Below are some records. Copy every line in them that holds "follows".

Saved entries
BEGIN
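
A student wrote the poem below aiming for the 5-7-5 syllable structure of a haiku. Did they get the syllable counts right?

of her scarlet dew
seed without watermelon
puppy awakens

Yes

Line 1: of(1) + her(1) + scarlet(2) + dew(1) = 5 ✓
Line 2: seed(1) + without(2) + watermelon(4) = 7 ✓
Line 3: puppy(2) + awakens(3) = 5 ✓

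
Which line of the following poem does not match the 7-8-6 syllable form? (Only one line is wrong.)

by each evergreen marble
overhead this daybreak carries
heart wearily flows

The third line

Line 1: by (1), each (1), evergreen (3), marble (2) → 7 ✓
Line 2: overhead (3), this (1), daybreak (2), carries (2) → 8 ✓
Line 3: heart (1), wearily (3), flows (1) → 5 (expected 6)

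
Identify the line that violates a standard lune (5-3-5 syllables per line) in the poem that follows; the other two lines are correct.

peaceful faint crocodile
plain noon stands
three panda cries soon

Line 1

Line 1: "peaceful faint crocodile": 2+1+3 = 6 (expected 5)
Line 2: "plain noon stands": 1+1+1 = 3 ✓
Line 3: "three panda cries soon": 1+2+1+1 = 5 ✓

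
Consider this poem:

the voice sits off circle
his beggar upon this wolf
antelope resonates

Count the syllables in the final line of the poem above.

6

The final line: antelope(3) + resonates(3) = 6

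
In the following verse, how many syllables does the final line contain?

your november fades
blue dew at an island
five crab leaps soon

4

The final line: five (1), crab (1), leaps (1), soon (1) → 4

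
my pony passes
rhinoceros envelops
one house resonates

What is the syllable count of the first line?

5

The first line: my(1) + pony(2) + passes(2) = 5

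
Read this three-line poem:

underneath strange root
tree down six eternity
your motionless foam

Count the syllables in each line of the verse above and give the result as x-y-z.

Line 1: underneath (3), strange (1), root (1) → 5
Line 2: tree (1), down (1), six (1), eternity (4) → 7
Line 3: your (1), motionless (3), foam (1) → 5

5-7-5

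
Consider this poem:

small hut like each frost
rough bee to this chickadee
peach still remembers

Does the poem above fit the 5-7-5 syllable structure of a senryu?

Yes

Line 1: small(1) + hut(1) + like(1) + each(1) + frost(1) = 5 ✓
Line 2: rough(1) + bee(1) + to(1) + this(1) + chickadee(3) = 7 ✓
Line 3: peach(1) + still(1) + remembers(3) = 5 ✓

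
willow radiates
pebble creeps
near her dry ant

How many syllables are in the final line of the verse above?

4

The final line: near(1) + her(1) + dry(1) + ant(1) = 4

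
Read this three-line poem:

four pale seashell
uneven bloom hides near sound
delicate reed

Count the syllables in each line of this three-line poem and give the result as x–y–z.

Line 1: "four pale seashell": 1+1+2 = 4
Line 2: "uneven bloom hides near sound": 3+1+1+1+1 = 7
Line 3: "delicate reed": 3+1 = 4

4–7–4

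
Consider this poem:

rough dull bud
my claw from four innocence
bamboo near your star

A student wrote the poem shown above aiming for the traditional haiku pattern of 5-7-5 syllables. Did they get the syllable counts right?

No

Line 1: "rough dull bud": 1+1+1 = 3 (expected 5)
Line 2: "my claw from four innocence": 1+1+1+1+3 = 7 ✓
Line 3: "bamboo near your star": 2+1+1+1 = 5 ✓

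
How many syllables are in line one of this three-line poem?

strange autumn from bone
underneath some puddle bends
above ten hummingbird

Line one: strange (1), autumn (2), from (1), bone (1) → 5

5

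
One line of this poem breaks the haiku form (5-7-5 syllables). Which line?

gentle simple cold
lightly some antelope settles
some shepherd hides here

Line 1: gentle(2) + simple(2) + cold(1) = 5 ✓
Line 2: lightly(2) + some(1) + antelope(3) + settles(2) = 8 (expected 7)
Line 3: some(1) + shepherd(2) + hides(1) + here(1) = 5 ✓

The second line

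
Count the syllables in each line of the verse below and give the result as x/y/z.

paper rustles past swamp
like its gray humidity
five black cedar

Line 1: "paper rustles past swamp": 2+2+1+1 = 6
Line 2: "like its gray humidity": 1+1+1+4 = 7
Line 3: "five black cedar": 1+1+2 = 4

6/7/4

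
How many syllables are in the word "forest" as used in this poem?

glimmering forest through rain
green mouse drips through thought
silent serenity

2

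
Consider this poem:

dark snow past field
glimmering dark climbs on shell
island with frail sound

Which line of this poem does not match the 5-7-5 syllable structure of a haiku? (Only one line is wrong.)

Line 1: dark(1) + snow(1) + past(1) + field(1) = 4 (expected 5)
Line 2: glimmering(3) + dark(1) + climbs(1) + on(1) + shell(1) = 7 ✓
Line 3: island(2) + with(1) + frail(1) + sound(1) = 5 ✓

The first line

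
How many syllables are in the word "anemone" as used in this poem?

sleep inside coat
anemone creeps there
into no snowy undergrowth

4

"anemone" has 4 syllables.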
END
BEGIN
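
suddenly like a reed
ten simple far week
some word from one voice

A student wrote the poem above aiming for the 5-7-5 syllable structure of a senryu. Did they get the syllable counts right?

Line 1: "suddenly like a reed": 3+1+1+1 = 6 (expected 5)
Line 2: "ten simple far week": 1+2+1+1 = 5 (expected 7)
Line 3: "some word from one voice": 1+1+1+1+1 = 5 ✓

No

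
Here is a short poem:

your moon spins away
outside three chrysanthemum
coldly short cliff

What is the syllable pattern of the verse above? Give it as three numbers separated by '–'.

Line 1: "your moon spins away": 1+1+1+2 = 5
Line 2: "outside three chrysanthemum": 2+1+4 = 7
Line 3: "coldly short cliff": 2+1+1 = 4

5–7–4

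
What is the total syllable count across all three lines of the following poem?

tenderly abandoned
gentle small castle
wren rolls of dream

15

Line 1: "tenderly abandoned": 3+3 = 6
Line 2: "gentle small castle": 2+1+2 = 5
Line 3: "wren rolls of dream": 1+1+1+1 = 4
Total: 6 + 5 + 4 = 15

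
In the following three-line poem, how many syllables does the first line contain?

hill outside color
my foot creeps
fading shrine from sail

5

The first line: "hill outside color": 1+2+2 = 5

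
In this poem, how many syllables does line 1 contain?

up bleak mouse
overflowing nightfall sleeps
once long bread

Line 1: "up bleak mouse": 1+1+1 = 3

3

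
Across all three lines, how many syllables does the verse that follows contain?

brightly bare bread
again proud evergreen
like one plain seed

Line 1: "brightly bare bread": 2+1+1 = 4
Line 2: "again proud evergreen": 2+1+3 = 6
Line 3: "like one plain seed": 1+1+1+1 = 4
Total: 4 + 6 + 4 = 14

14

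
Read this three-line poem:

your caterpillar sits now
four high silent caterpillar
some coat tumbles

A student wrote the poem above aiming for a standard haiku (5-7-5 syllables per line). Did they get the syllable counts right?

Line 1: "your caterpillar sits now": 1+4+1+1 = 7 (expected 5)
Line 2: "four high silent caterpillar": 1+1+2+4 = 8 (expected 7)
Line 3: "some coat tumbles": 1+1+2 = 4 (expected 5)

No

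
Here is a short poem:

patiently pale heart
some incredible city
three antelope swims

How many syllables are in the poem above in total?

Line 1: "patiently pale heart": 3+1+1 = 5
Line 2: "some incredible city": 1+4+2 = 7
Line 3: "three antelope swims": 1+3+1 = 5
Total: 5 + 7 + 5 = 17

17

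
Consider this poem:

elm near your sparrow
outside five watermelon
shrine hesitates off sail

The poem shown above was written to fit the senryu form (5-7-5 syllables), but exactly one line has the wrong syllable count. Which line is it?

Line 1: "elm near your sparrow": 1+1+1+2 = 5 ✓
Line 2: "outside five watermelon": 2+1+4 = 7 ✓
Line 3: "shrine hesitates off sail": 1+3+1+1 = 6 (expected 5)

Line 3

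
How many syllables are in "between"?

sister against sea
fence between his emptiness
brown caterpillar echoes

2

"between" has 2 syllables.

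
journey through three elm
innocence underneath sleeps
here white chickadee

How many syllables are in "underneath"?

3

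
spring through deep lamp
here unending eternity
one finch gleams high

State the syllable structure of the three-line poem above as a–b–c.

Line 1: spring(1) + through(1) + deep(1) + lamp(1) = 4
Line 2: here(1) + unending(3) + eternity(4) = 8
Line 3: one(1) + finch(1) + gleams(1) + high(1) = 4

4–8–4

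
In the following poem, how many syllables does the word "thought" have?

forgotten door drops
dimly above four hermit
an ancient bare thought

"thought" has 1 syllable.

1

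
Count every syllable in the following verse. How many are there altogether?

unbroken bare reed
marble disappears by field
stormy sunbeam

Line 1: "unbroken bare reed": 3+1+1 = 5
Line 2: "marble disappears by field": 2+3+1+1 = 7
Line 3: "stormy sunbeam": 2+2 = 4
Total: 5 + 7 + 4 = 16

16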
END
▶ _EXERCISE ANSWER_
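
Identify the line that violates a standard lune (5-3-5 syllables per line) in the poem that follows; the other two lines are correct.
Across all three lines, how many syllables does the verse that follows contain?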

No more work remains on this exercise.